- Work to complete -
Transcribe, without alteration, the line that includes "A methods paper" and each line after it until the records end, omitting all that precede it.

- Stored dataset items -
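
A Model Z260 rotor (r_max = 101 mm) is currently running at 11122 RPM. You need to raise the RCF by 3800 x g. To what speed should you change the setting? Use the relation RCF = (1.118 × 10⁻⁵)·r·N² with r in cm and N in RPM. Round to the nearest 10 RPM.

r = 101 mm = 10.1 cm
Current RCF = 1.118 × 10⁻⁵ × 10.1 × (11122)² = 1.118 × 10⁻⁵ × 10.1 × 123,698,884 ≈ 13,967.8 × g
Target RCF = 13,967.8 + 3,800 = 17,767.8 × g
N² = 17,767.8 / (11.2918 × 10⁻⁵) = 157,351,352
N ≈ √157,351,352 ≈ 12,544.0

N₂ ≈ 12540 RPM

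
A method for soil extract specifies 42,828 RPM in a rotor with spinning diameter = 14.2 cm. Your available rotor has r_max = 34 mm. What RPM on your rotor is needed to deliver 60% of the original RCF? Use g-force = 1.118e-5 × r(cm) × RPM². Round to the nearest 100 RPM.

47900 RPM

Original rotor: r = 14.2 / 2 = 7.1 cm
RCF_original = 1.118 × 10⁻⁵ × 7.1 × (42828)² = 1.118 × 10⁻⁵ × 7.1 × 1,834,237,584 ≈ 145,598.1 × g
Target RCF = 0.6 × 145,598.1 ≈ 87,358.9 × g
Your rotor: r = 34 mm = 3.4 cm
87,358.9 = 1.118 × 10⁻⁵ × 3.4 × N²
N² = 87,358.9 / (3.8012 × 10⁻⁵) = 2,298,192,676
N ≈ √2,298,192,676 ≈ 47,939.5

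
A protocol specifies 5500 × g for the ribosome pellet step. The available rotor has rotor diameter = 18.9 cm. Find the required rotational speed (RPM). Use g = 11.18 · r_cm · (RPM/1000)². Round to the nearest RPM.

N ≈ 7215 RPM

r = 18.9 / 2 = 9.45 cm
5,500 = 11.18 × 9.45 × (N/1000)²
(N/1000)² = 5,500 / 105.651 = 52.05819
N = 1000 × √52.05819 ≈ 7,215.1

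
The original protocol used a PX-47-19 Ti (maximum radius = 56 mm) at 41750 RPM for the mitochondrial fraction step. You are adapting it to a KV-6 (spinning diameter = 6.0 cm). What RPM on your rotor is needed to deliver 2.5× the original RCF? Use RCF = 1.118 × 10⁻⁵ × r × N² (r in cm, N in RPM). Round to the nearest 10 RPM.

90190 RPM

Original rotor: r = 56 mm = 5.6 cm
RCF = 1.118 × 10⁻⁵ × r × N²
RCF_original = 1.118 × 10⁻⁵ × 5.6 × (41750)² = 1.118 × 10⁻⁵ × 5.6 × 1,743,062,500 ≈ 109,129.7 × g
Target RCF = 2.5 × 109,129.7 ≈ 272,824.2 × g
Your rotor: r = 6.0 / 2 = 3 cm
272,824.2 = 1.118 × 10⁻⁵ × 3 × N²
N² = 272,824.2 / (3.354 × 10⁻⁵) = 8,134,293,381
N ≈ √8,134,293,381 ≈ 90,190.3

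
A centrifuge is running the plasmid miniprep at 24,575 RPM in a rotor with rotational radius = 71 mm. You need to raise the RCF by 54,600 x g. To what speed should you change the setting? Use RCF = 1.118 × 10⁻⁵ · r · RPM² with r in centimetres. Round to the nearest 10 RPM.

r = 71 mm = 7.1 cm
Current RCF = 1.118 × 10⁻⁵ × 7.1 × (24575)² = 1.118 × 10⁻⁵ × 7.1 × 603,930,625 ≈ 47,938.8 × g
Target RCF = 47,938.8 + 54,600 = 102,538.8 × g
N² = 102,538.8 / (7.9378 × 10⁻⁵) = 1,291,778,578
N ≈ √1,291,778,578 ≈ 35,941.3

35940 RPM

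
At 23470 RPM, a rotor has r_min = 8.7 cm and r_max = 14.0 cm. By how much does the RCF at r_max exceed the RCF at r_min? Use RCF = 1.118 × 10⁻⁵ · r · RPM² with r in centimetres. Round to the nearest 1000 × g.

RCF_max = 1.118 × 10⁻⁵ × 14 × (23470)² = 1.118 × 10⁻⁵ × 14 × 550,840,900 ≈ 86,217.6 × g
RCF_min = 1.118 × 10⁻⁵ × 8.7 × (23470)² = 1.118 × 10⁻⁵ × 8.7 × 550,840,900 ≈ 53,578.1 × g
ΔRCF = 86,217.6 − 53,578.1 = 32,639.5

ΔRCF ≈ 33000 g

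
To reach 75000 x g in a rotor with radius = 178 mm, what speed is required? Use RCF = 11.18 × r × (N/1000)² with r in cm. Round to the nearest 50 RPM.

r = 178 mm = 17.8 cm
RCF = 11.18 × r × (N/1000)²
75,000 = 11.18 × 17.8 × (N/1000)²
(N/1000)² = 75,000 / 199.004 = 376.8768
N = 1000 × √376.8768 ≈ 19,413.3

19400 RPM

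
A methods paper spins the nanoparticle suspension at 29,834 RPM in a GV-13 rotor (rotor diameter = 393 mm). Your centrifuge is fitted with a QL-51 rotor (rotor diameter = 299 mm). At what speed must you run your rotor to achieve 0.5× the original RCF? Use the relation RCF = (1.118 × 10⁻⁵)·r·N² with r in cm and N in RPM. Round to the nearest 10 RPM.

Original rotor: r = 393 mm / 2 = 196.5 mm = 19.65 cm
RCF_original = 1.118 × 10⁻⁵ × 19.65 × (29834)² = 1.118 × 10⁻⁵ × 19.65 × 890,067,556 ≈ 195,536.3 × g
Target RCF = 0.5 × 195,536.3 ≈ 97,768.1 × g
Your rotor: r = 299 mm / 2 = 149.5 mm = 14.95 cm
97,768.1 = 1.118 × 10⁻⁵ × 14.95 × N²
N² = 97,768.1 / (16.7141 × 10⁻⁵) = 584,943,850
N ≈ √584,943,850 ≈ 24,185.6

≈ 24190 RPM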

- Answer space -
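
A methods paper spins the nanoparticle suspension at 29,834 RPM in a GV-13 rotor (rotor diameter = 393 mm). Your centrifuge is fitted with a QL-51 rotor (rotor diameter = 299 mm). At what speed must you run your rotor to achieve 0.5× the original RCF? Use the relation RCF = (1.118 × 10⁻⁵)·r·N² with r in cm and N in RPM. Round to the nearest 10 RPM.

Original rotor: r = 393 mm / 2 = 196.5 mm = 19.65 cm
RCF_original = 1.118 × 10⁻⁵ × 19.65 × (29834)² = 1.118 × 10⁻⁵ × 19.65 × 890,067,556 ≈ 195,536.3 × g
Target RCF = 0.5 × 195,536.3 ≈ 97,768.1 × g
Your rotor: r = 299 mm / 2 = 149.5 mm = 14.95 cm
97,768.1 = 1.118 × 10⁻⁵ × 14.95 × N²
N² = 97,768.1 / (16.7141 × 10⁻⁵) = 584,943,850
N ≈ √584,943,850 ≈ 24,185.6

≈ 24190 RPM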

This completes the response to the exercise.